> _INSTRUCTIONS FOR THE TASK_
Every line of the material that follows must be printed again exactly.

***** TASK INPUT

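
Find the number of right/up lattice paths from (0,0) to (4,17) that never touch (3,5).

Total paths to (4,17): C(21,17) = 5985.
Paths through (3,5): C(8,5) x C(13,12) = 728.
Avoiding (3,5): 5985 - 728.

Final answer: 5257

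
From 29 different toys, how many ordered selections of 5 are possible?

P(29,5) = 29!/(29-5)! = 29!/24!.

Final answer: P(29,5) = 14250600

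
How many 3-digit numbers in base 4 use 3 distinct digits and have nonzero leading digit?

First digit: 3 (nonzero). Second: 3 (not first). Third: 2, etc.
Total: 3 x 3 x 2.

Final answer: 18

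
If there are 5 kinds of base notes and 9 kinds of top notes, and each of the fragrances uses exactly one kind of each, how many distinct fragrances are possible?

By the multiplication principle: 5 x 9.

Final answer: 45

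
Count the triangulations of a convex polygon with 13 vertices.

This is a standard Catalan-number count: the answer is C_n. Here n = 13 - 2 = 11.
C_n = C(2n,n) - C(2n,n+1), so C_{11} = C(22,11) - C(22,12) = 705432 - 646646.

Final answer: C_{11} = 58786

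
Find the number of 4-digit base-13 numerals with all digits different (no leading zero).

First digit: 12 (nonzero). Second: 12 (not first). Third: 11, etc.
Total: 12 x 12 x 11 x 10.

Final answer: 15840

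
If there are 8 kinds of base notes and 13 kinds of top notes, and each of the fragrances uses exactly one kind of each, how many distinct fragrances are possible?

By the multiplication principle: 8 x 13.

Final answer: 104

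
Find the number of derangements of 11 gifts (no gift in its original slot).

D(n) = (n-1)(D(n-1) + D(n-2)), D(0)=1, D(1)=0.
D(2) = 1 x (0 + 1) = 1
D(3) = 2 x (1 + 0) = 2
D(4) = 3 x (2 + 1) = 9
D(5) = 4 x (9 + 2) = 44
D(6) = 5 x (44 + 9) = 265
D(7) = 6 x (265 + 44) = 1854
D(8) = 7 x (1854 + 265) = 14833
D(9) = 8 x (14833 + 1854) = 133496
D(10) = 9 x (133496 + 14833) = 1334961
D(11) = 10 x (D(10) + D(9)) = 10 x (1334961 + 133496)

Final answer: D(11) = 14684570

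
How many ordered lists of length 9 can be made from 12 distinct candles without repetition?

P(12,9) = 12!/(12-9)! = 12!/3!.

Final answer: P(12,9) = 79833600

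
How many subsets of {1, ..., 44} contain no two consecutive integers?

Condition on whether n belongs to the subset: if not, any valid subset of {1, ..., n-1} works (a(n-1)); if so, n-1 is excluded and the rest is a valid subset of {1, ..., n-2} (a(n-2)). Hence a(n) = a(n-1) + a(n-2), a(1)=2, a(2)=3.
Iterating the recurrence: a(1)=2, a(2)=3, a(3)=5, a(4)=8, a(5)=13, a(6)=21, a(7)=34, a(8)=55, a(9)=89, a(10)=144, a(11)=233, a(12)=377, a(13)=610, a(14)=987, a(15)=1597, a(16)=2584, a(17)=4181, a(18)=6765, a(19)=10946, a(20)=17711, a(21)=28657, a(22)=46368, a(23)=75025, a(24)=121393, a(25)=196418, a(26)=317811, a(27)=514229, a(28)=832040, a(29)=1346269, a(30)=2178309, a(31)=3524578, a(32)=5702887, a(33)=9227465, a(34)=14930352, a(35)=24157817, a(36)=39088169, a(37)=63245986, a(38)=102334155, a(39)=165580141, a(40)=267914296, a(41)=433494437, a(42)=701408733, a(43)=1134903170, a(44)=1836311903.

Final answer: 1836311903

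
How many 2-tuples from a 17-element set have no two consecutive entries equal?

Let g(n) count such strings. g(1) = 17, and each valid string of length n-1 extends in 16 ways (any symbol but the last), so g(n) = 16 g(n-1).
Total: g(2) = 17 x 16^1.

Final answer: 17 x 16^{1} = 272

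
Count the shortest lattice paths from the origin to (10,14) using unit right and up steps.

Each path has 10 right steps and 14 up steps in some order (24 steps total).
Choose which 14 of the 24 steps are up: C(24,14).

Final answer: C(24,14) = 1961256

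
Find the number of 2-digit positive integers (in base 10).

First digit: 9 choices (1-9). Each of the remaining 1 digit: 10 choices.
Total: 9 x 10^1.

Final answer: 90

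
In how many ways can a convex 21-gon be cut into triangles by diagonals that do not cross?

This is counted by the nth Catalan number C_n. Here n = 21 - 2 = 19.
Using C_0 = 1 and C_(k+1) = C_k x 2(2k+1)/(k+2), build up term by term: C_1=1, C_2=2, C_3=5, C_4=14, C_5=42, C_6=132, C_7=429, C_8=1430, C_9=4862, C_10=16796, C_11=58786, C_12=208012, C_13=742900, C_14=2674440, C_15=9694845, C_16=35357670, C_17=129644790, C_18=477638700, C_19=1767263190.

Final answer: C_{19} = 1767263190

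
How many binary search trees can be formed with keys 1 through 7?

This is counted by the nth Catalan number C_n. Here n = 7.
C_n = C(2n,n) - C(2n,n+1), so C_{7} = C(14,7) - C(14,8) = 3432 - 3003.

Final answer: C_{7} = 429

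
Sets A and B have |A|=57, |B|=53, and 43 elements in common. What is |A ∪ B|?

|A union B| = |A| + |B| - |A intersect B| = 57 + 53 - 43.

Final answer: 67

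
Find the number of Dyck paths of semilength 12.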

**********

> _TASK RESULT_
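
Find the number of right/up lattice paths from (0,0) to (4,17) that never touch (3,5).

Total paths to (4,17): C(21,17) = 5985.
Paths through (3,5): C(8,5) x C(13,12) = 728.
Avoiding (3,5): 5985 - 728.

Final answer: 5257

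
From 29 different toys, how many ordered selections of 5 are possible?

P(29,5) = 29!/(29-5)! = 29!/24!.

Final answer: P(29,5) = 14250600

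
How many 3-digit numbers in base 4 use 3 distinct digits and have nonzero leading digit?

First digit: 3 (nonzero). Second: 3 (not first). Third: 2, etc.
Total: 3 x 3 x 2.

Final answer: 18

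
If there are 5 kinds of base notes and 9 kinds of top notes, and each of the fragrances uses exactly one kind of each, how many distinct fragrances are possible?

By the multiplication principle: 5 x 9.

Final answer: 45

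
Count the triangulations of a convex polygon with 13 vertices.

This is a standard Catalan-number count: the answer is C_n. Here n = 13 - 2 = 11.
C_n = C(2n,n) - C(2n,n+1), so C_{11} = C(22,11) - C(22,12) = 705432 - 646646.

Final answer: C_{11} = 58786

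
Find the number of 4-digit base-13 numerals with all digits different (no leading zero).

First digit: 12 (nonzero). Second: 12 (not first). Third: 11, etc.
Total: 12 x 12 x 11 x 10.

Final answer: 15840

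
If there are 8 kinds of base notes and 13 kinds of top notes, and each of the fragrances uses exactly one kind of each, how many distinct fragrances are possible?

By the multiplication principle: 8 x 13.

Final answer: 104

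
Find the number of derangements of 11 gifts (no gift in its original slot).

D(n) = (n-1)(D(n-1) + D(n-2)), D(0)=1, D(1)=0.
D(2) = 1 x (0 + 1) = 1
D(3) = 2 x (1 + 0) = 2
D(4) = 3 x (2 + 1) = 9
D(5) = 4 x (9 + 2) = 44
D(6) = 5 x (44 + 9) = 265
D(7) = 6 x (265 + 44) = 1854
D(8) = 7 x (1854 + 265) = 14833
D(9) = 8 x (14833 + 1854) = 133496
D(10) = 9 x (133496 + 14833) = 1334961
D(11) = 10 x (D(10) + D(9)) = 10 x (1334961 + 133496)

Final answer: D(11) = 14684570

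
How many ordered lists of length 9 can be made from 12 distinct candles without repetition?

P(12,9) = 12!/(12-9)! = 12!/3!.

Final answer: P(12,9) = 79833600

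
How many subsets of {1, ..., 44} contain no two consecutive integers?

Condition on whether n belongs to the subset: if not, any valid subset of {1, ..., n-1} works (a(n-1)); if so, n-1 is excluded and the rest is a valid subset of {1, ..., n-2} (a(n-2)). Hence a(n) = a(n-1) + a(n-2), a(1)=2, a(2)=3.
Iterating the recurrence: a(1)=2, a(2)=3, a(3)=5, a(4)=8, a(5)=13, a(6)=21, a(7)=34, a(8)=55, a(9)=89, a(10)=144, a(11)=233, a(12)=377, a(13)=610, a(14)=987, a(15)=1597, a(16)=2584, a(17)=4181, a(18)=6765, a(19)=10946, a(20)=17711, a(21)=28657, a(22)=46368, a(23)=75025, a(24)=121393, a(25)=196418, a(26)=317811, a(27)=514229, a(28)=832040, a(29)=1346269, a(30)=2178309, a(31)=3524578, a(32)=5702887, a(33)=9227465, a(34)=14930352, a(35)=24157817, a(36)=39088169, a(37)=63245986, a(38)=102334155, a(39)=165580141, a(40)=267914296, a(41)=433494437, a(42)=701408733, a(43)=1134903170, a(44)=1836311903.

Final answer: 1836311903

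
How many 2-tuples from a 17-element set have no two consecutive entries equal?

Let g(n) count such strings. g(1) = 17, and each valid string of length n-1 extends in 16 ways (any symbol but the last), so g(n) = 16 g(n-1).
Total: g(2) = 17 x 16^1.

Final answer: 17 x 16^{1} = 272

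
Count the shortest lattice paths from the origin to (10,14) using unit right and up steps.

Each path has 10 right steps and 14 up steps in some order (24 steps total).
Choose which 14 of the 24 steps are up: C(24,14).

Final answer: C(24,14) = 1961256

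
Find the number of 2-digit positive integers (in base 10).

First digit: 9 choices (1-9). Each of the remaining 1 digit: 10 choices.
Total: 9 x 10^1.

Final answer: 90

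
In how many ways can a convex 21-gon be cut into triangles by diagonals that do not cross?

This is counted by the nth Catalan number C_n. Here n = 21 - 2 = 19.
Using C_0 = 1 and C_(k+1) = C_k x 2(2k+1)/(k+2), build up term by term: C_1=1, C_2=2, C_3=5, C_4=14, C_5=42, C_6=132, C_7=429, C_8=1430, C_9=4862, C_10=16796, C_11=58786, C_12=208012, C_13=742900, C_14=2674440, C_15=9694845, C_16=35357670, C_17=129644790, C_18=477638700, C_19=1767263190.

Final answer: C_{19} = 1767263190

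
How many binary search trees can be formed with keys 1 through 7?

This is counted by the nth Catalan number C_n. Here n = 7.
C_n = C(2n,n) - C(2n,n+1), so C_{7} = C(14,7) - C(14,8) = 3432 - 3003.

Final answer: C_{7} = 429

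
Sets A and B have |A|=57, |B|=53, and 43 elements in common. What is |A ∪ B|?

|A union B| = |A| + |B| - |A intersect B| = 57 + 53 - 43.

Final answer: 67

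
Find the number of Dyck paths of semilength 12.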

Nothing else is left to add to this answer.